Top of Data shown

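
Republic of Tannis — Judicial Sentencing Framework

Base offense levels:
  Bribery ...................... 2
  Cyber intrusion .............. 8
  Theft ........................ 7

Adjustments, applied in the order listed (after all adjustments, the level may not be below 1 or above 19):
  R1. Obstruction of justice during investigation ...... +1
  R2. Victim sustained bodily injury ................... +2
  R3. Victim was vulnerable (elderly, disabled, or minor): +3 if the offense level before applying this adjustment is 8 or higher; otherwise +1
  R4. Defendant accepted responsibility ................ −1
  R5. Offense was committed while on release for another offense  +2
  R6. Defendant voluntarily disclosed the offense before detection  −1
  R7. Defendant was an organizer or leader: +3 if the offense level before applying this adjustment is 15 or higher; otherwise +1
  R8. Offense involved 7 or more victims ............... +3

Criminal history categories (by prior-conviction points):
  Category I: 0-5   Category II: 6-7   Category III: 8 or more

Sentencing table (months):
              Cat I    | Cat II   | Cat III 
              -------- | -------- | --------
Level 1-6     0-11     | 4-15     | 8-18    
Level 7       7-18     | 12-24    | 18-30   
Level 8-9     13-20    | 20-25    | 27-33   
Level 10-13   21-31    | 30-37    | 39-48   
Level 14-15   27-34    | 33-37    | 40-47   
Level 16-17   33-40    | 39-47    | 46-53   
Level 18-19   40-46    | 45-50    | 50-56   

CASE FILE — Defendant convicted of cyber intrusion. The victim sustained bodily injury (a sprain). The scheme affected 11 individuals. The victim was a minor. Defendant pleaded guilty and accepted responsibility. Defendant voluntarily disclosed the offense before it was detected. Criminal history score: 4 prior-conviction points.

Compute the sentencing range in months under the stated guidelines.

27-34 months

Base offense level for cyber intrusion: 8.
R1 does not apply.
R2 applies: 8 + 2 = 10.
R3 applies (level before this adjustment is 10 ≥ 8, so +3): 10 + 3 = 13.
R4 applies: 13 − 1 = 12.
R6 applies: 12 − 1 = 11.
R8 applies: 11 + 3 = 14.
Final offense level: 14.
Criminal history: 4 prior points → Category I (0-5).
Level 14 falls in the 14-15 band.
Grid: Level 14-15 × Category I = 27-34 months.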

Bottom of Data shown

• _Exercise_
The required output is every line above from the one with "Bribery ...................... 2" down to the one with "CASE FILE —", restated word for word, ends included.

• _Task response_
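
  Bribery ...................... 2
  Cyber intrusion .............. 8
  Theft ........................ 7

Adjustments, applied in the order listed (after all adjustments, the level may not be below 1 or above 19):
  R1. Obstruction of justice during investigation ...... +1
  R2. Victim sustained bodily injury ................... +2
  R3. Victim was vulnerable (elderly, disabled, or minor): +3 if the offense level before applying this adjustment is 8 or higher; otherwise +1
  R4. Defendant accepted responsibility ................ −1
  R5. Offense was committed while on release for another offense  +2
  R6. Defendant voluntarily disclosed the offense before detection  −1
  R7. Defendant was an organizer or leader: +3 if the offense level before applying this adjustment is 15 or higher; otherwise +1
  R8. Offense involved 7 or more victims ............... +3

Criminal history categories (by prior-conviction points):
  Category I: 0-5   Category II: 6-7   Category III: 8 or more

Sentencing table (months):
              Cat I    | Cat II   | Cat III 
              -------- | -------- | --------
Level 1-6     0-11     | 4-15     | 8-18    
Level 7       7-18     | 12-24    | 18-30   
Level 8-9     13-20    | 20-25    | 27-33   
Level 10-13   21-31    | 30-37    | 39-48   
Level 14-15   27-34    | 33-37    | 40-47   
Level 16-17   33-40    | 39-47    | 46-53   
Level 18-19   40-46    | 45-50    | 50-56   

CASE FILE — Defendant convicted of cyber intrusion. The victim sustained bodily injury (a sprain). The scheme affected 11 individuals. The victim was a minor. Defendant pleaded guilty and accepted responsibility. Defendant voluntarily disclosed the offense before it was detected. Criminal history score: 4 prior-conviction points.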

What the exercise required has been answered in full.